**Provided entries**
=====

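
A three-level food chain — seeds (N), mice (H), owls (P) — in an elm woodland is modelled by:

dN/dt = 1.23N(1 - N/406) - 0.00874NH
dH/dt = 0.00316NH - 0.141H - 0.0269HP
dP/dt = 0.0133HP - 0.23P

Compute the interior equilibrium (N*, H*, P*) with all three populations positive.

From dP/dt = 0: 0.0133H* = 0.23, so H* = 17.3.
From dN/dt = 0: 1.23(1 - N*/406) = 0.00874·17.3, giving N* = 406·(1 - 0.123) = 356.
From dH/dt = 0: 0.00316·356 - 0.141 = 0.0269P*, so P* = 0.984/0.0269 = 36.6.

N* ≈ 356, H* ≈ 17.3, P* ≈ 36.6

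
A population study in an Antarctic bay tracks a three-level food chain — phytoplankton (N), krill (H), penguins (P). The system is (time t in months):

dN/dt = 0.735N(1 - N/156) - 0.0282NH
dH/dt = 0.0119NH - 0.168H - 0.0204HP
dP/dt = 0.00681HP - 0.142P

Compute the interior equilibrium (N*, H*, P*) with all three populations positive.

From dP/dt = 0: 0.00681H* = 0.142, so H* = 20.9.
From dN/dt = 0: 0.735(1 - N*/156) = 0.0282·20.9, giving N* = 156·(1 - 0.8) = 31.2.
From dH/dt = 0: 0.0119·31.2 - 0.168 = 0.0204P*, so P* = 0.203/0.0204 = 9.96.

N* ≈ 31.2, H* ≈ 20.9, P* ≈ 9.96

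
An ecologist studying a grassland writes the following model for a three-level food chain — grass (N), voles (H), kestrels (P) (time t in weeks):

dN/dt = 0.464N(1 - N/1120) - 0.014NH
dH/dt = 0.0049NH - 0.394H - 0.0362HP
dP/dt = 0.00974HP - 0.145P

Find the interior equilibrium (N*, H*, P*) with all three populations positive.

N* ≈ 617, H* ≈ 14.9, P* ≈ 72.6

From dP/dt = 0: 0.00974H* = 0.145, so H* = 14.9.
From dN/dt = 0: 0.464(1 - N*/1120) = 0.014·14.9, giving N* = 1120·(1 - 0.449) = 617.
From dH/dt = 0: 0.0049·617 - 0.394 = 0.0362P*, so P* = 2.63/0.0362 = 72.6.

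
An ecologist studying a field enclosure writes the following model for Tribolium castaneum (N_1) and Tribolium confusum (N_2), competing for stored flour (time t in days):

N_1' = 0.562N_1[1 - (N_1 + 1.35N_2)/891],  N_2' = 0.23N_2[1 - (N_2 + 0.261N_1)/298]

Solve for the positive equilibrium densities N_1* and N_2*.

N_1* ≈ 755, N_2* ≈ 101

Setting both brackets to zero gives the nullclines N_1 + 1.35N_2 = 891 and 0.261N_1 + N_2 = 298.
Substituting N_2 = 298 - 0.261N_1 into the first: N_1(1 - 1.35·0.261) = 891 - 1.35·298.
So N_1* = 489/0.648 = 755, and then N_2* = 298 - 0.261·755 = 101.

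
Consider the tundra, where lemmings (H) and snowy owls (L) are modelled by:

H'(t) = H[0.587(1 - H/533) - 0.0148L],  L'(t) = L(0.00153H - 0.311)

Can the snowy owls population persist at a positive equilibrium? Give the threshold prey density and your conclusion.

Threshold H = 203; K > 203, so yes, the predator persists.

The predator equation gives dL/dt > 0 only when H > 0.311/0.00153 = 203.
Without the predator, H → K = 533. Since 533 > 203, the predator can invade and persist.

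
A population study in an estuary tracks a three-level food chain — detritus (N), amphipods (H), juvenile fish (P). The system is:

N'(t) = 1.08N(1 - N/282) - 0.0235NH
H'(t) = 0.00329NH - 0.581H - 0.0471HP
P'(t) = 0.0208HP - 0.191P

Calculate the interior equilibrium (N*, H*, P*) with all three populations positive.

From dP/dt = 0: 0.0208H* = 0.191, so H* = 9.18.
From dN/dt = 0: 1.08(1 - N*/282) = 0.0235·9.18, giving N* = 282·(1 - 0.2) = 226.
From dH/dt = 0: 0.00329·226 - 0.581 = 0.0471P*, so P* = 0.161/0.0471 = 3.43.

N* ≈ 226, H* ≈ 9.18, P* ≈ 3.43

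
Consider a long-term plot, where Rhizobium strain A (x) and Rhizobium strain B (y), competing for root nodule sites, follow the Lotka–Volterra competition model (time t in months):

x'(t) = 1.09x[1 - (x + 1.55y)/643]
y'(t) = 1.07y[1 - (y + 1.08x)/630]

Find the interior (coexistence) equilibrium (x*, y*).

x* ≈ 495, y* ≈ 95.6

Setting both brackets to zero gives the nullclines x + 1.55y = 643 and 1.08x + y = 630.
Substituting y = 630 - 1.08x into the first: x(1 - 1.55·1.08) = 643 - 1.55·630.
So x* = -334/-0.674 = 495, and then y* = 630 - 1.08·495 = 95.6.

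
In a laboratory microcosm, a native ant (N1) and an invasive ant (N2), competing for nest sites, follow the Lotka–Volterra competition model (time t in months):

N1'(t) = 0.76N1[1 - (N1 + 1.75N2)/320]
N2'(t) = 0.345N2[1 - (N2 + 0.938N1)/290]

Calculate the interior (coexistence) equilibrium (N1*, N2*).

Setting both brackets to zero gives the nullclines N1 + 1.75N2 = 320 and 0.938N1 + N2 = 290.
Substituting N2 = 290 - 0.938N1 into the first: N1(1 - 1.75·0.938) = 320 - 1.75·290.
So N1* = -188/-0.641 = 292, and then N2* = 290 - 0.938·292 = 15.8.

N1* ≈ 292, N2* ≈ 15.8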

=====

**What you will do**
Please make an exact copy of each record.

**Exercise solution**
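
A three-level food chain — seeds (N), mice (H), owls (P) — in an elm woodland is modelled by:

dN/dt = 1.23N(1 - N/406) - 0.00874NH
dH/dt = 0.00316NH - 0.141H - 0.0269HP
dP/dt = 0.0133HP - 0.23P

Compute the interior equilibrium (N*, H*, P*) with all three populations positive.

From dP/dt = 0: 0.0133H* = 0.23, so H* = 17.3.
From dN/dt = 0: 1.23(1 - N*/406) = 0.00874·17.3, giving N* = 406·(1 - 0.123) = 356.
From dH/dt = 0: 0.00316·356 - 0.141 = 0.0269P*, so P* = 0.984/0.0269 = 36.6.

N* ≈ 356, H* ≈ 17.3, P* ≈ 36.6

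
A population study in an Antarctic bay tracks a three-level food chain — phytoplankton (N), krill (H), penguins (P). The system is (time t in months):

dN/dt = 0.735N(1 - N/156) - 0.0282NH
dH/dt = 0.0119NH - 0.168H - 0.0204HP
dP/dt = 0.00681HP - 0.142P

Compute the interior equilibrium (N*, H*, P*) with all three populations positive.

From dP/dt = 0: 0.00681H* = 0.142, so H* = 20.9.
From dN/dt = 0: 0.735(1 - N*/156) = 0.0282·20.9, giving N* = 156·(1 - 0.8) = 31.2.
From dH/dt = 0: 0.0119·31.2 - 0.168 = 0.0204P*, so P* = 0.203/0.0204 = 9.96.

N* ≈ 31.2, H* ≈ 20.9, P* ≈ 9.96

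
An ecologist studying a grassland writes the following model for a three-level food chain — grass (N), voles (H), kestrels (P) (time t in weeks):

dN/dt = 0.464N(1 - N/1120) - 0.014NH
dH/dt = 0.0049NH - 0.394H - 0.0362HP
dP/dt = 0.00974HP - 0.145P

Find the interior equilibrium (N*, H*, P*) with all three populations positive.

N* ≈ 617, H* ≈ 14.9, P* ≈ 72.6

From dP/dt = 0: 0.00974H* = 0.145, so H* = 14.9.
From dN/dt = 0: 0.464(1 - N*/1120) = 0.014·14.9, giving N* = 1120·(1 - 0.449) = 617.
From dH/dt = 0: 0.0049·617 - 0.394 = 0.0362P*, so P* = 2.63/0.0362 = 72.6.

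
An ecologist studying a field enclosure writes the following model for Tribolium castaneum (N_1) and Tribolium confusum (N_2), competing for stored flour (time t in days):

N_1' = 0.562N_1[1 - (N_1 + 1.35N_2)/891],  N_2' = 0.23N_2[1 - (N_2 + 0.261N_1)/298]

Solve for the positive equilibrium densities N_1* and N_2*.

N_1* ≈ 755, N_2* ≈ 101

Setting both brackets to zero gives the nullclines N_1 + 1.35N_2 = 891 and 0.261N_1 + N_2 = 298.
Substituting N_2 = 298 - 0.261N_1 into the first: N_1(1 - 1.35·0.261) = 891 - 1.35·298.
So N_1* = 489/0.648 = 755, and then N_2* = 298 - 0.261·755 = 101.

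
Consider the tundra, where lemmings (H) and snowy owls (L) are modelled by:

H'(t) = H[0.587(1 - H/533) - 0.0148L],  L'(t) = L(0.00153H - 0.311)

Can the snowy owls population persist at a positive equilibrium? Give the threshold prey density and your conclusion.

Threshold H = 203; K > 203, so yes, the predator persists.

The predator equation gives dL/dt > 0 only when H > 0.311/0.00153 = 203.
Without the predator, H → K = 533. Since 533 > 203, the predator can invade and persist.

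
A population study in an estuary tracks a three-level food chain — detritus (N), amphipods (H), juvenile fish (P). The system is:

N'(t) = 1.08N(1 - N/282) - 0.0235NH
H'(t) = 0.00329NH - 0.581H - 0.0471HP
P'(t) = 0.0208HP - 0.191P

Calculate the interior equilibrium (N*, H*, P*) with all three populations positive.

From dP/dt = 0: 0.0208H* = 0.191, so H* = 9.18.
From dN/dt = 0: 1.08(1 - N*/282) = 0.0235·9.18, giving N* = 282·(1 - 0.2) = 226.
From dH/dt = 0: 0.00329·226 - 0.581 = 0.0471P*, so P* = 0.161/0.0471 = 3.43.

N* ≈ 226, H* ≈ 9.18, P* ≈ 3.43

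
Consider a long-term plot, where Rhizobium strain A (x) and Rhizobium strain B (y), competing for root nodule sites, follow the Lotka–Volterra competition model (time t in months):

x'(t) = 1.09x[1 - (x + 1.55y)/643]
y'(t) = 1.07y[1 - (y + 1.08x)/630]

Find the interior (coexistence) equilibrium (x*, y*).

x* ≈ 495, y* ≈ 95.6

Setting both brackets to zero gives the nullclines x + 1.55y = 643 and 1.08x + y = 630.
Substituting y = 630 - 1.08x into the first: x(1 - 1.55·1.08) = 643 - 1.55·630.
So x* = -334/-0.674 = 495, and then y* = 630 - 1.08·495 = 95.6.

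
In a laboratory microcosm, a native ant (N1) and an invasive ant (N2), competing for nest sites, follow the Lotka–Volterra competition model (time t in months):

N1'(t) = 0.76N1[1 - (N1 + 1.75N2)/320]
N2'(t) = 0.345N2[1 - (N2 + 0.938N1)/290]

Calculate the interior (coexistence) equilibrium (N1*, N2*).

Setting both brackets to zero gives the nullclines N1 + 1.75N2 = 320 and 0.938N1 + N2 = 290.
Substituting N2 = 290 - 0.938N1 into the first: N1(1 - 1.75·0.938) = 320 - 1.75·290.
So N1* = -188/-0.641 = 292, and then N2* = 290 - 0.938·292 = 15.8.

N1* ≈ 292, N2* ≈ 15.8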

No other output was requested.